The input:
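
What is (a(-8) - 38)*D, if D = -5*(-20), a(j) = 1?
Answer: -3700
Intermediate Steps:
D = 100
(a(-8) - 38)*D = (1 - 38)*100 = -37*100 = -3700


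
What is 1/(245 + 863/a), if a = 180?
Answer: 180/44963 ≈ 0.0040033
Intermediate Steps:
1/(245 + 863/a) = 1/(245 + 863/180) = 1/(44963/180) = 180/44963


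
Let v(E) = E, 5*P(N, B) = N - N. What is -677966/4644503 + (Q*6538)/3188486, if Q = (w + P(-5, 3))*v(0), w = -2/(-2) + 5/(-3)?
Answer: -677966/4644503 ≈ -0.14597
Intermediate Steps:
P(N, B) = 0 (P(N, B) = (N - N)/5 = (1/5)*0 = 0)
w = -2/3 (w = -2*(-1/2) + 5*(-1/3) = 1 - 5/3 = -2/3 ≈ -0.66667)
Q = 0 (Q = (-2/3 + 0)*0 = -2/3*0 = 0)
-677966/4644503 + (Q*6538)/3188486 = -677966/4644503 + (0*6538)/3188486 = -677966*1/4644503 + 0*(1/3188486) = -677966/4644503 + 0 = -677966/4644503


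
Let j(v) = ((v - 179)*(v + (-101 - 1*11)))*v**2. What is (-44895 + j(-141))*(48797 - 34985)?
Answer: 22230702187380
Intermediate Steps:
j(v) = v**2*(-179 + v)*(-112 + v) (j(v) = ((-179 + v)*(v + (-101 - 11)))*v**2 = ((-179 + v)*(v - 112))*v**2 = ((-179 + v)*(-112 + v))*v**2 = v**2*(-179 + v)*(-112 + v))
(-44895 + j(-141))*(48797 - 34985) = (-44895 + (-141)**2*(20048 + (-141)**2 - 291*(-141)))*(48797 - 34985) = (-44895 + 19881*(20048 + 19881 + 41031))*13812 = (-44895 + 19881*80960)*13812 = (-44895 + 1609565760)*13812 = 1609520865*13812 = 22230702187380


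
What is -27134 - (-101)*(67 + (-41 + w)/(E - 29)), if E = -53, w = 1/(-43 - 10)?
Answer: -44147704/2173 ≈ -20316.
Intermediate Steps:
w = -1/53 (w = 1/(-53) = -1/53 ≈ -0.018868)
-27134 - (-101)*(67 + (-41 + w)/(E - 29)) = -27134 - (-101)*(67 + (-41 - 1/53)/(-53 - 29)) = -27134 - (-101)*(67 - 2174/53/(-82)) = -27134 - (-101)*(67 - 2174/53*(-1/82)) = -27134 - (-101)*(67 + 1087/2173) = -27134 - (-101)*146678/2173 = -27134 - 1*(-14814478/2173) = -27134 + 14814478/2173 = -44147704/2173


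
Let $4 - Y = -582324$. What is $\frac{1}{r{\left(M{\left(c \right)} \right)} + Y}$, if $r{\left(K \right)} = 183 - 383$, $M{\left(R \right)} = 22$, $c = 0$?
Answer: $\frac{1}{582128} \approx 1.7178 \cdot 10^{-6}$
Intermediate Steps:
$Y = 582328$ ($Y = 4 - -582324 = 4 + 582324 = 582328$)
$r{\left(K \right)} = -200$ ($r{\left(K \right)} = 183 - 383 = -200$)
$\frac{1}{r{\left(M{\left(c \right)} \right)} + Y} = \frac{1}{-200 + 582328} = \frac{1}{582128}$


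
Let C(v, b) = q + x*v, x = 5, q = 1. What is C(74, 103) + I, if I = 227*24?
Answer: 5819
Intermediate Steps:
C(v, b) = 1 + 5*v
I = 5448
C(74, 103) + I = (1 + 5*74) + 5448 = (1 + 370) + 5448 = 371 + 5448 = 5819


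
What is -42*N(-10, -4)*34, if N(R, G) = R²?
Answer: -142800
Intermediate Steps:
-42*N(-10, -4)*34 = -42*(-10)²*34 = -42*100*34 = -4200*34 = -142800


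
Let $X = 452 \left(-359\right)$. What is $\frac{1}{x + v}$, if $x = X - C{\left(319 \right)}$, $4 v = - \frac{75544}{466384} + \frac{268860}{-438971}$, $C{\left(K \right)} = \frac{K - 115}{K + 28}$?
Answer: $- \frac{35520490324904}{5763866683668301651} \approx -6.1626 \cdot 10^{-6}$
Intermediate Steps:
$C{\left(K \right)} = \frac{-115 + K}{28 + K}$
$v = - \frac{19819203433}{102364525432}$ ($v = \frac{- \frac{75544}{466384} + \frac{268860}{-438971}}{4} = \frac{\left(-75544\right) \frac{1}{466384} + 268860 \left(- \frac{1}{438971}\right)}{4} = \frac{- \frac{9443}{58298} - \frac{268860}{438971}}{4} = \frac{1}{4} \left(- \frac{19819203433}{25591131358}\right) = - \frac{19819203433}{102364525432} \approx -0.19361$)
$X = -162268$
$x = - \frac{56307200}{347}$ ($x = -162268 - \frac{-115 + 319}{28 + 319} = -162268 - \frac{1}{347} \cdot 204 = -162268 - \frac{204}{347} = - \frac{56307200}{347} \approx -1.6227 \cdot 10^{5}$)
$\frac{1}{x + v} = \frac{1}{- \frac{56307200}{347} - \frac{19819203433}{102364525432}} = \frac{1}{- \frac{5763866683668301651}{35520490324904}} = - \frac{35520490324904}{5763866683668301651}$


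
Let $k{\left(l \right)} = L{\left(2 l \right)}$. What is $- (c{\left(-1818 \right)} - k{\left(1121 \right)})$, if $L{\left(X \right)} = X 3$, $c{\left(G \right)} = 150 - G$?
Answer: $4758$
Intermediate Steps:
$L{\left(X \right)} = 3 X$
$k{\left(l \right)} = 6 l$ ($k{\left(l \right)} = 3 \cdot 2 l = 6 l$)
$- (c{\left(-1818 \right)} - k{\left(1121 \right)}) = - (\left(150 - -1818\right) - 6 \cdot 1121) = - (\left(150 + 1818\right) - 6726) = - (1968 - 6726) = \left(-1\right) \left(-4758\right) = 4758$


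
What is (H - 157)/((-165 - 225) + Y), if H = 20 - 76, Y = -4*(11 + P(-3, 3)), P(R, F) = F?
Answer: 213/446 ≈ 0.47758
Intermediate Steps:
Y = -56 (Y = -4*(11 + 3) = -4*14 = -56)
H = -56
(H - 157)/((-165 - 225) + Y) = (-56 - 157)/((-165 - 225) - 56) = -213/(-390 - 56) = -213/(-446) = -213*(-1/446) = 213/446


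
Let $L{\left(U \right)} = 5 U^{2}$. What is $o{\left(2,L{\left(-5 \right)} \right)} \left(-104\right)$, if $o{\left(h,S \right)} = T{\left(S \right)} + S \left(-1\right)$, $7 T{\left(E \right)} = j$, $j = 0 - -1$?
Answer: $\frac{90896}{7} \approx 12985.0$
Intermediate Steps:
$j = 1$ ($j = 0 + 1 = 1$)
$T{\left(E \right)} = \frac{1}{7}$ ($T{\left(E \right)} = \frac{1}{7} \cdot 1 = \frac{1}{7}$)
$o{\left(h,S \right)} = \frac{1}{7} - S$ ($o{\left(h,S \right)} = \frac{1}{7} + S \left(-1\right) = \frac{1}{7} - S$)
$o{\left(2,L{\left(-5 \right)} \right)} \left(-104\right) = \left(\frac{1}{7} - 5 \left(-5\right)^{2}\right) \left(-104\right) = \left(\frac{1}{7} - 5 \cdot 25\right) \left(-104\right) = \left(\frac{1}{7} - 125\right) \left(-104\right) = \left(- \frac{874}{7}\right) \left(-104\right) = \frac{90896}{7}$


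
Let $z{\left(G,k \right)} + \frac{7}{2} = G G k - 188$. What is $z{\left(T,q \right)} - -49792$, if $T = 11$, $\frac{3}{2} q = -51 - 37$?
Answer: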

Try it: Everything from the line containing "Answer: -142800" through the line containing "Let $X = 452" in the material above should be retyped exactly, both ends included, and nothing more.

Answer box:
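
Answer: -142800
Intermediate Steps:
-42*N(-10, -4)*34 = -42*(-10)²*34 = -42*100*34 = -4200*34 = -142800


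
Let $X = 452 \left(-359\right)$. What is $\frac{1}{x + v}$, if $x = X - C{\left(319 \right)}$, $4 v = - \frac{75544}{466384} + \frac{268860}{-438971}$, $C{\left(K \right)} = \frac{K - 115}{K + 28}$?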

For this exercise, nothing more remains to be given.